*WORK TASK*
Set down exactly the lines below between the line holding "Consider the utility" and the line holding "Sara's utility function", inclusive; no other line belongs in the answer.

*GIVEN DATA*

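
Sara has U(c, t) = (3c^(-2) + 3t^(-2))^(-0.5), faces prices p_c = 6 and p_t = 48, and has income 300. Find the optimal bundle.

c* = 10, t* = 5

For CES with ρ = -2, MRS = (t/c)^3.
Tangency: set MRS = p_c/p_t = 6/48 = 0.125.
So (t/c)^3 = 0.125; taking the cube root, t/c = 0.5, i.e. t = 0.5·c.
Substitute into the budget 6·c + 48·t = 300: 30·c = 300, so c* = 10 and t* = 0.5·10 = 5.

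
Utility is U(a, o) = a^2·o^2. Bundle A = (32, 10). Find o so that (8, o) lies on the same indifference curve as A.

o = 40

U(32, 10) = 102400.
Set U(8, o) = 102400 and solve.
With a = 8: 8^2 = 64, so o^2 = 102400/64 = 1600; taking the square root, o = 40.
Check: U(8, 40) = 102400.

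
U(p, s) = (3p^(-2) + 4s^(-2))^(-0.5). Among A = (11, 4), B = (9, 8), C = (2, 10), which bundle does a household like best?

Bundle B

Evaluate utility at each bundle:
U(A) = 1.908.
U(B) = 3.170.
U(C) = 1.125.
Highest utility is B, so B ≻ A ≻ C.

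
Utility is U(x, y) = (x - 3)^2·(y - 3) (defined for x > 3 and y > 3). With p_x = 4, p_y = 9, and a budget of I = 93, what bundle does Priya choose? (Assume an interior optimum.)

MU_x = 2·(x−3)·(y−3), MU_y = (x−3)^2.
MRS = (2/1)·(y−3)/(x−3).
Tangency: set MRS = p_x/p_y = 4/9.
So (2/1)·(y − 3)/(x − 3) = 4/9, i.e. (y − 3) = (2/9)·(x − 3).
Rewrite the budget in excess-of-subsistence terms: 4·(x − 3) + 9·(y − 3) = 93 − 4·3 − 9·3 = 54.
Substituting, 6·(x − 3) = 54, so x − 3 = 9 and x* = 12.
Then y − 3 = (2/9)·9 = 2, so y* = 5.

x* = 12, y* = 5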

---

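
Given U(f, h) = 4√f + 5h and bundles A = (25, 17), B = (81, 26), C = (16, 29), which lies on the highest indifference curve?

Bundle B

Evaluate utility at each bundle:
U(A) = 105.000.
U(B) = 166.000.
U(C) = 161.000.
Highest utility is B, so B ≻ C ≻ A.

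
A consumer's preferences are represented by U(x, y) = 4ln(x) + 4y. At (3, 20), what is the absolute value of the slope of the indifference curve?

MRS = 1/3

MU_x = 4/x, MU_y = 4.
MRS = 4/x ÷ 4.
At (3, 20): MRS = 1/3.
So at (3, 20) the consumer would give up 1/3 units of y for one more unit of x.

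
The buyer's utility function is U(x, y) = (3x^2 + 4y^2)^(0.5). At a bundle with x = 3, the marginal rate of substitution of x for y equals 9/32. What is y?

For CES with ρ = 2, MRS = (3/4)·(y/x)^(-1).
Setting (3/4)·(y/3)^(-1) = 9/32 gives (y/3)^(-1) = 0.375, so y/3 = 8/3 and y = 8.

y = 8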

...

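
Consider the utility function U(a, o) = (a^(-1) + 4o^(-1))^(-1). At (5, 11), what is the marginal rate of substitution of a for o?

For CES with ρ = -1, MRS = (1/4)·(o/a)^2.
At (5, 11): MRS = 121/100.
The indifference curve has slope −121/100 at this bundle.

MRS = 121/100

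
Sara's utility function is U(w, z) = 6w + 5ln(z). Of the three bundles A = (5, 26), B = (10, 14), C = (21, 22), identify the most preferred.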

*TASK RESULT*
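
Consider the utility function U(a, o) = (a^(-1) + 4o^(-1))^(-1). At (5, 11), what is the marginal rate of substitution of a for o?

For CES with ρ = -1, MRS = (1/4)·(o/a)^2.
At (5, 11): MRS = 121/100.
The indifference curve has slope −121/100 at this bundle.

MRS = 121/100

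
Sara's utility function is U(w, z) = 6w + 5ln(z). Of the three bundles A = (5, 26), B = (10, 14), C = (21, 22), identify the most preferred.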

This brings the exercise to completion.